- Data listing -
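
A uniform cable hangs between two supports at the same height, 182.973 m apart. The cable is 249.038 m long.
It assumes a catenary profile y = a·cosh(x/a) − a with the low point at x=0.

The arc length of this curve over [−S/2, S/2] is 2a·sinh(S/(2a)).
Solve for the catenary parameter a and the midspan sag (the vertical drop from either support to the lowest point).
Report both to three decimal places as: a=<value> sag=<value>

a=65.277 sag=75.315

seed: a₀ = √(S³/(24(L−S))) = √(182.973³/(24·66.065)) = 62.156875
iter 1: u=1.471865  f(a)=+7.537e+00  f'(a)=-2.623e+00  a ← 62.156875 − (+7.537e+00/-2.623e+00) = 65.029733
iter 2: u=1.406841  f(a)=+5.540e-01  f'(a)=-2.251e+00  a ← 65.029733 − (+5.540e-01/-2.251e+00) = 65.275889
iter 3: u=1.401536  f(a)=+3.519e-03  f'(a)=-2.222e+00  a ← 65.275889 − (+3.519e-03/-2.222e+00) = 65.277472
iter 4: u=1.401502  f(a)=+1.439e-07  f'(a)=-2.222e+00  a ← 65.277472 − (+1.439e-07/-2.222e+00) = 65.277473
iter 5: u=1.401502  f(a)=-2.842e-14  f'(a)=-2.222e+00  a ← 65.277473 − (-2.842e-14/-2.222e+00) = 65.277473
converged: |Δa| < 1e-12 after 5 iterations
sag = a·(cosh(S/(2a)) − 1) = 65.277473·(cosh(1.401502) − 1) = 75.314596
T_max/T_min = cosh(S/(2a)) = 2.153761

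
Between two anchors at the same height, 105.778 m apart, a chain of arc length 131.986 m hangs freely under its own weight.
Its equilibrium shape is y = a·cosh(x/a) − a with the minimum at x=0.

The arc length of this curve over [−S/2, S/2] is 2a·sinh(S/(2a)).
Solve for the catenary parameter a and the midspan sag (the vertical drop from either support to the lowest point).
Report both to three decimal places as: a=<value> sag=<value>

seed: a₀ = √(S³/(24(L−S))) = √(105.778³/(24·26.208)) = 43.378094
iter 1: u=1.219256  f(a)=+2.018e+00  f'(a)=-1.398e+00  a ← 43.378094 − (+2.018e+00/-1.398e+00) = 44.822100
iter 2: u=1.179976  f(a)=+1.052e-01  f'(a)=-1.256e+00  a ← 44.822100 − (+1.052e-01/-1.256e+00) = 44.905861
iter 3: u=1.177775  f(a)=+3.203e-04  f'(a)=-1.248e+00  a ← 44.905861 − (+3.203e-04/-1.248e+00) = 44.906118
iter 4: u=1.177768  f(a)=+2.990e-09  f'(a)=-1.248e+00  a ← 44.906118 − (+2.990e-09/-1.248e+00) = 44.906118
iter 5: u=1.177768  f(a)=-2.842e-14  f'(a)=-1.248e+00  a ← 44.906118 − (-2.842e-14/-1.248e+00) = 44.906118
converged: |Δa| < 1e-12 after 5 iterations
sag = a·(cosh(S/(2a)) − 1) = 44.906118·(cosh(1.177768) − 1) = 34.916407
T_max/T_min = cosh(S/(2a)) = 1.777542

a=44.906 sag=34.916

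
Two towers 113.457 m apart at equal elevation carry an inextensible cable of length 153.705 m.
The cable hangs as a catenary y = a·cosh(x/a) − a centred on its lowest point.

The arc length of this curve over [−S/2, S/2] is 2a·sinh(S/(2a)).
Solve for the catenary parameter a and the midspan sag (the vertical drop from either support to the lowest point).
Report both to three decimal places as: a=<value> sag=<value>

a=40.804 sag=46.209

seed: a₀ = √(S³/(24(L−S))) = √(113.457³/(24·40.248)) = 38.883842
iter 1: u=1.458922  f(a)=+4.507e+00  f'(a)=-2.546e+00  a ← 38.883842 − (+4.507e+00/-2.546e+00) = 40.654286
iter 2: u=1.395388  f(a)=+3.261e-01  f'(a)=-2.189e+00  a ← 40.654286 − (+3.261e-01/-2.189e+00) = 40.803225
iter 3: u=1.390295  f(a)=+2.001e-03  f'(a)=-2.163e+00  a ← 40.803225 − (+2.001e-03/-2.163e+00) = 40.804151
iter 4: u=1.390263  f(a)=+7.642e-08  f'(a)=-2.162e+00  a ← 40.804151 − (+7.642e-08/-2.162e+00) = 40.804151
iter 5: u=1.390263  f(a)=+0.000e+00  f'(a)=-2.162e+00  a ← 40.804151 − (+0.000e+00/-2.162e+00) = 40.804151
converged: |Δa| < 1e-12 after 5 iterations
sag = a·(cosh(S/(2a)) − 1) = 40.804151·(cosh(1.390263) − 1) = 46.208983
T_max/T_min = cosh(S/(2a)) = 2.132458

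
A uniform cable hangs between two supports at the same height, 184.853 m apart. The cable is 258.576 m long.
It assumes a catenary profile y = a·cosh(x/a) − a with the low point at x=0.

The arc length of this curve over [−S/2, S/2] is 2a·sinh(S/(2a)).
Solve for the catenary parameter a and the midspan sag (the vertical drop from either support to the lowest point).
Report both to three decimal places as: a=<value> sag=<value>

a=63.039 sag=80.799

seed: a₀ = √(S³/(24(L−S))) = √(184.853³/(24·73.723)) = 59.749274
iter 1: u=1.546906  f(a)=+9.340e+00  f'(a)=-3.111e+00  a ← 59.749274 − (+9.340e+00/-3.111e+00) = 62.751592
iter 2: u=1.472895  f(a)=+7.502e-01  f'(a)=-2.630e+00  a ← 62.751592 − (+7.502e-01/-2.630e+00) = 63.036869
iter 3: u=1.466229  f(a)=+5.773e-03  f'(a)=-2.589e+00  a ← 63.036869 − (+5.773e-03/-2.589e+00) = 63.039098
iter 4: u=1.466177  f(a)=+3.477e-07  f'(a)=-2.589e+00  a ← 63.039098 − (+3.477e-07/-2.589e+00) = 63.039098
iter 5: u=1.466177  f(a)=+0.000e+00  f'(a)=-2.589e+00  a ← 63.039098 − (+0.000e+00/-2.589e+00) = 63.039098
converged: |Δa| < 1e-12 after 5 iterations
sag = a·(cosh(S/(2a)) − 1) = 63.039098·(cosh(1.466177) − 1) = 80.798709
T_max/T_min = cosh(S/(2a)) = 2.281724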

- Problem to work on -
Every line of the material must be duplicated exactly.

- The completed task -
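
A uniform cable hangs between two supports at the same height, 182.973 m apart. The cable is 249.038 m long.
It assumes a catenary profile y = a·cosh(x/a) − a with the low point at x=0.

The arc length of this curve over [−S/2, S/2] is 2a·sinh(S/(2a)).
Solve for the catenary parameter a and the midspan sag (the vertical drop from either support to the lowest point).
Report both to three decimal places as: a=<value> sag=<value>

a=65.277 sag=75.315

seed: a₀ = √(S³/(24(L−S))) = √(182.973³/(24·66.065)) = 62.156875
iter 1: u=1.471865  f(a)=+7.537e+00  f'(a)=-2.623e+00  a ← 62.156875 − (+7.537e+00/-2.623e+00) = 65.029733
iter 2: u=1.406841  f(a)=+5.540e-01  f'(a)=-2.251e+00  a ← 65.029733 − (+5.540e-01/-2.251e+00) = 65.275889
iter 3: u=1.401536  f(a)=+3.519e-03  f'(a)=-2.222e+00  a ← 65.275889 − (+3.519e-03/-2.222e+00) = 65.277472
iter 4: u=1.401502  f(a)=+1.439e-07  f'(a)=-2.222e+00  a ← 65.277472 − (+1.439e-07/-2.222e+00) = 65.277473
iter 5: u=1.401502  f(a)=-2.842e-14  f'(a)=-2.222e+00  a ← 65.277473 − (-2.842e-14/-2.222e+00) = 65.277473
converged: |Δa| < 1e-12 after 5 iterations
sag = a·(cosh(S/(2a)) − 1) = 65.277473·(cosh(1.401502) − 1) = 75.314596
T_max/T_min = cosh(S/(2a)) = 2.153761

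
Between two anchors at the same height, 105.778 m apart, a chain of arc length 131.986 m hangs freely under its own weight.
Its equilibrium shape is y = a·cosh(x/a) − a with the minimum at x=0.

The arc length of this curve over [−S/2, S/2] is 2a·sinh(S/(2a)).
Solve for the catenary parameter a and the midspan sag (the vertical drop from either support to the lowest point).
Report both to three decimal places as: a=<value> sag=<value>

seed: a₀ = √(S³/(24(L−S))) = √(105.778³/(24·26.208)) = 43.378094
iter 1: u=1.219256  f(a)=+2.018e+00  f'(a)=-1.398e+00  a ← 43.378094 − (+2.018e+00/-1.398e+00) = 44.822100
iter 2: u=1.179976  f(a)=+1.052e-01  f'(a)=-1.256e+00  a ← 44.822100 − (+1.052e-01/-1.256e+00) = 44.905861
iter 3: u=1.177775  f(a)=+3.203e-04  f'(a)=-1.248e+00  a ← 44.905861 − (+3.203e-04/-1.248e+00) = 44.906118
iter 4: u=1.177768  f(a)=+2.990e-09  f'(a)=-1.248e+00  a ← 44.906118 − (+2.990e-09/-1.248e+00) = 44.906118
iter 5: u=1.177768  f(a)=-2.842e-14  f'(a)=-1.248e+00  a ← 44.906118 − (-2.842e-14/-1.248e+00) = 44.906118
converged: |Δa| < 1e-12 after 5 iterations
sag = a·(cosh(S/(2a)) − 1) = 44.906118·(cosh(1.177768) − 1) = 34.916407
T_max/T_min = cosh(S/(2a)) = 1.777542

a=44.906 sag=34.916

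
Two towers 113.457 m apart at equal elevation carry an inextensible cable of length 153.705 m.
The cable hangs as a catenary y = a·cosh(x/a) − a centred on its lowest point.

The arc length of this curve over [−S/2, S/2] is 2a·sinh(S/(2a)).
Solve for the catenary parameter a and the midspan sag (the vertical drop from either support to the lowest point).
Report both to three decimal places as: a=<value> sag=<value>

a=40.804 sag=46.209

seed: a₀ = √(S³/(24(L−S))) = √(113.457³/(24·40.248)) = 38.883842
iter 1: u=1.458922  f(a)=+4.507e+00  f'(a)=-2.546e+00  a ← 38.883842 − (+4.507e+00/-2.546e+00) = 40.654286
iter 2: u=1.395388  f(a)=+3.261e-01  f'(a)=-2.189e+00  a ← 40.654286 − (+3.261e-01/-2.189e+00) = 40.803225
iter 3: u=1.390295  f(a)=+2.001e-03  f'(a)=-2.163e+00  a ← 40.803225 − (+2.001e-03/-2.163e+00) = 40.804151
iter 4: u=1.390263  f(a)=+7.642e-08  f'(a)=-2.162e+00  a ← 40.804151 − (+7.642e-08/-2.162e+00) = 40.804151
iter 5: u=1.390263  f(a)=+0.000e+00  f'(a)=-2.162e+00  a ← 40.804151 − (+0.000e+00/-2.162e+00) = 40.804151
converged: |Δa| < 1e-12 after 5 iterations
sag = a·(cosh(S/(2a)) − 1) = 40.804151·(cosh(1.390263) − 1) = 46.208983
T_max/T_min = cosh(S/(2a)) = 2.132458

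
A uniform cable hangs between two supports at the same height, 184.853 m apart. The cable is 258.576 m long.
It assumes a catenary profile y = a·cosh(x/a) − a with the low point at x=0.

The arc length of this curve over [−S/2, S/2] is 2a·sinh(S/(2a)).
Solve for the catenary parameter a and the midspan sag (the vertical drop from either support to the lowest point).
Report both to three decimal places as: a=<value> sag=<value>

a=63.039 sag=80.799

seed: a₀ = √(S³/(24(L−S))) = √(184.853³/(24·73.723)) = 59.749274
iter 1: u=1.546906  f(a)=+9.340e+00  f'(a)=-3.111e+00  a ← 59.749274 − (+9.340e+00/-3.111e+00) = 62.751592
iter 2: u=1.472895  f(a)=+7.502e-01  f'(a)=-2.630e+00  a ← 62.751592 − (+7.502e-01/-2.630e+00) = 63.036869
iter 3: u=1.466229  f(a)=+5.773e-03  f'(a)=-2.589e+00  a ← 63.036869 − (+5.773e-03/-2.589e+00) = 63.039098
iter 4: u=1.466177  f(a)=+3.477e-07  f'(a)=-2.589e+00  a ← 63.039098 − (+3.477e-07/-2.589e+00) = 63.039098
iter 5: u=1.466177  f(a)=+0.000e+00  f'(a)=-2.589e+00  a ← 63.039098 − (+0.000e+00/-2.589e+00) = 63.039098
converged: |Δa| < 1e-12 after 5 iterations
sag = a·(cosh(S/(2a)) − 1) = 63.039098·(cosh(1.466177) − 1) = 80.798709
T_max/T_min = cosh(S/(2a)) = 2.281724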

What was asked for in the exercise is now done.